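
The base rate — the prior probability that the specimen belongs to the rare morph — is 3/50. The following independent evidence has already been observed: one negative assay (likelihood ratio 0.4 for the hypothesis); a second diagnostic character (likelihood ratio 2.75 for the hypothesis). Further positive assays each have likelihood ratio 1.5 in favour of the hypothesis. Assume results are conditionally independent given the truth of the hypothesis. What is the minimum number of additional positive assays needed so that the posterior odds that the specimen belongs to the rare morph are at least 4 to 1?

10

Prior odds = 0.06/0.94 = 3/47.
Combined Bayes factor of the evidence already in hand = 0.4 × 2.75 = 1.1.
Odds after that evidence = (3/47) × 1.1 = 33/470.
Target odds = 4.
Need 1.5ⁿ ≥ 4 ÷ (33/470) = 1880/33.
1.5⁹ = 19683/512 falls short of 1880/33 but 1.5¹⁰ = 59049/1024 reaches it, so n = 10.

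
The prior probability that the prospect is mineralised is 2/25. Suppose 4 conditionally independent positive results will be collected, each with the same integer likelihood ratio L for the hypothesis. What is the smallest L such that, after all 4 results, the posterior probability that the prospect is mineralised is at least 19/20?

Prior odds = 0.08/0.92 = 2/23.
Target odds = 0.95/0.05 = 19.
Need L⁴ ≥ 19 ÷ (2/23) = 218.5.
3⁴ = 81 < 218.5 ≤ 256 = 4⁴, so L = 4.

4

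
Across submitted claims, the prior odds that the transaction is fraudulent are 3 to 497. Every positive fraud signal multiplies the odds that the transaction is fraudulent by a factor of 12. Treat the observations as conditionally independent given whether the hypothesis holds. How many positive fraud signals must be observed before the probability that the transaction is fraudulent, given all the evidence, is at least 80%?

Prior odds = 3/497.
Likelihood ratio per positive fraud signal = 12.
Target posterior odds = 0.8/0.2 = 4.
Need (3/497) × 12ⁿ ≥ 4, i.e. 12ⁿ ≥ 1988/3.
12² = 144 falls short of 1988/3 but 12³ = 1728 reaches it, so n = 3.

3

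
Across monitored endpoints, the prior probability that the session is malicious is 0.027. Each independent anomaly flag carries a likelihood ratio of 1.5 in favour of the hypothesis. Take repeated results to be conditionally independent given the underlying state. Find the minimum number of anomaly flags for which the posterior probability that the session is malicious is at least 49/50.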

========================================================================

EXERCISE PROMPT — Retype all of the entries. Keep each one exactly as written.

TASK OUTPUT —
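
The base rate — the prior probability that the specimen belongs to the rare morph — is 3/50. The following independent evidence has already been observed: one negative assay (likelihood ratio 0.4 for the hypothesis); a second diagnostic character (likelihood ratio 2.75 for the hypothesis). Further positive assays each have likelihood ratio 1.5 in favour of the hypothesis. Assume results are conditionally independent given the truth of the hypothesis. What is the minimum number of additional positive assays needed so that the posterior odds that the specimen belongs to the rare morph are at least 4 to 1?

10

Prior odds = 0.06/0.94 = 3/47.
Combined Bayes factor of the evidence already in hand = 0.4 × 2.75 = 1.1.
Odds after that evidence = (3/47) × 1.1 = 33/470.
Target odds = 4.
Need 1.5ⁿ ≥ 4 ÷ (33/470) = 1880/33.
1.5⁹ = 19683/512 falls short of 1880/33 but 1.5¹⁰ = 59049/1024 reaches it, so n = 10.

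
The prior probability that the prospect is mineralised is 2/25. Suppose 4 conditionally independent positive results will be collected, each with the same integer likelihood ratio L for the hypothesis. What is the smallest L such that, after all 4 results, the posterior probability that the prospect is mineralised is at least 19/20?

Prior odds = 0.08/0.92 = 2/23.
Target odds = 0.95/0.05 = 19.
Need L⁴ ≥ 19 ÷ (2/23) = 218.5.
3⁴ = 81 < 218.5 ≤ 256 = 4⁴, so L = 4.

4

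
Across submitted claims, the prior odds that the transaction is fraudulent are 3 to 497. Every positive fraud signal multiplies the odds that the transaction is fraudulent by a factor of 12. Treat the observations as conditionally independent given whether the hypothesis holds. How many positive fraud signals must be observed before the probability that the transaction is fraudulent, given all the evidence, is at least 80%?

Prior odds = 3/497.
Likelihood ratio per positive fraud signal = 12.
Target posterior odds = 0.8/0.2 = 4.
Need (3/497) × 12ⁿ ≥ 4, i.e. 12ⁿ ≥ 1988/3.
12² = 144 falls short of 1988/3 but 12³ = 1728 reaches it, so n = 3.

3

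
Across monitored endpoints, the prior probability that the session is malicious is 0.027. Each independent anomaly flag carries a likelihood ratio of 1.5 in favour of the hypothesis. Take repeated results to be conditionally independent given the underlying state. Find the minimum number of anomaly flags for which the posterior probability that the session is malicious is at least 49/50.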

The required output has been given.